(Dataset entries)
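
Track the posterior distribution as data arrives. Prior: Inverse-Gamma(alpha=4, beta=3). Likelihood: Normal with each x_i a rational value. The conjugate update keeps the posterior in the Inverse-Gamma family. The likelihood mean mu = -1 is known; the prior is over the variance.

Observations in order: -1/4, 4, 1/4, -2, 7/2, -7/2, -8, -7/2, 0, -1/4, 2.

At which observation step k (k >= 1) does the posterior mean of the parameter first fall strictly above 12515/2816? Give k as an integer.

obs 1: x=-1/4 → posterior Inverse-Gamma(9/2, 105/32)
obs 2: x=4 → posterior Inverse-Gamma(5, 505/32)
obs 3: x=1/4 → posterior Inverse-Gamma(11/2, 265/16)
obs 4: x=-2 → posterior Inverse-Gamma(6, 273/16)
obs 5: x=7/2 → posterior Inverse-Gamma(13/2, 435/16)
obs 6: x=-7/2 → posterior Inverse-Gamma(7, 485/16)
obs 7: x=-8 → posterior Inverse-Gamma(15/2, 877/16)
obs 8: x=-7/2 → posterior Inverse-Gamma(8, 927/16)
obs 9: x=0 → posterior Inverse-Gamma(17/2, 935/16)
obs 10: x=-1/4 → posterior Inverse-Gamma(9, 1879/32)
obs 11: x=2 → posterior Inverse-Gamma(19/2, 2023/32)

k = 5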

• Work required:
What you return must match, line for line, the data from the line containing "At which observation" to its end, both ends included.

• Answer space:
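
At which observation step k (k >= 1) does the posterior mean of the parameter first fall strictly above 12515/2816? Give k as an integer.

obs 1: x=-1/4 → posterior Inverse-Gamma(9/2, 105/32)
obs 2: x=4 → posterior Inverse-Gamma(5, 505/32)
obs 3: x=1/4 → posterior Inverse-Gamma(11/2, 265/16)
obs 4: x=-2 → posterior Inverse-Gamma(6, 273/16)
obs 5: x=7/2 → posterior Inverse-Gamma(13/2, 435/16)
obs 6: x=-7/2 → posterior Inverse-Gamma(7, 485/16)
obs 7: x=-8 → posterior Inverse-Gamma(15/2, 877/16)
obs 8: x=-7/2 → posterior Inverse-Gamma(8, 927/16)
obs 9: x=0 → posterior Inverse-Gamma(17/2, 935/16)
obs 10: x=-1/4 → posterior Inverse-Gamma(9, 1879/32)
obs 11: x=2 → posterior Inverse-Gamma(19/2, 2023/32)

k = 5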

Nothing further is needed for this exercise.